WHAT NEEDS TO BE DONE:
Lines before the one containing "Consider a resistor-loaded" are left out; that line and every line after it, through the end of the records, are to be reproduced exactly.
(DATA SECTION Opens)
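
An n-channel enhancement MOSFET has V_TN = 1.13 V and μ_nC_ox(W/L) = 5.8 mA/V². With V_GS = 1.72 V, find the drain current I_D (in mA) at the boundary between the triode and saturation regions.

At the boundary V_DS = V_ov = V_GS − V_TN = 1.72 − 1.13 = 0.59 V.
I_D = ½ k_n V_ov² = 0.5 × 5.8 × 0.59² = 1.01 mA.

I_D = 1.01 mA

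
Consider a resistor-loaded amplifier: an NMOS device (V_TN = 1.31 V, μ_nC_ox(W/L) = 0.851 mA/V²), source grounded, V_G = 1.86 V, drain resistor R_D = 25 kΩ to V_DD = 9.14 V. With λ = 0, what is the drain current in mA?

V_GS = V_G = 1.86 V, so V_ov = 1.86 − 1.31 = 0.55 V.
Assume saturation: I_D = ½ k_n V_ov² = 0.5 × 0.851 × 0.55² = 0.129 mA, giving V_DS = V_DD − I_D R_D = 9.14 − 0.129 × 25 = 5.92 V.
V_DS = 5.92 V ≥ V_ov = 0.55 V, confirming saturation.

I_D = 0.129 mA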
(DATA SECTION Closes)
RESULT OF THE EXERCISE:
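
Consider a resistor-loaded amplifier: an NMOS device (V_TN = 1.31 V, μ_nC_ox(W/L) = 0.851 mA/V²), source grounded, V_G = 1.86 V, drain resistor R_D = 25 kΩ to V_DD = 9.14 V. With λ = 0, what is the drain current in mA?

V_GS = V_G = 1.86 V, so V_ov = 1.86 − 1.31 = 0.55 V.
Assume saturation: I_D = ½ k_n V_ov² = 0.5 × 0.851 × 0.55² = 0.129 mA, giving V_DS = V_DD − I_D R_D = 9.14 − 0.129 × 25 = 5.92 V.
V_DS = 5.92 V ≥ V_ov = 0.55 V, confirming saturation.

I_D = 0.129 mA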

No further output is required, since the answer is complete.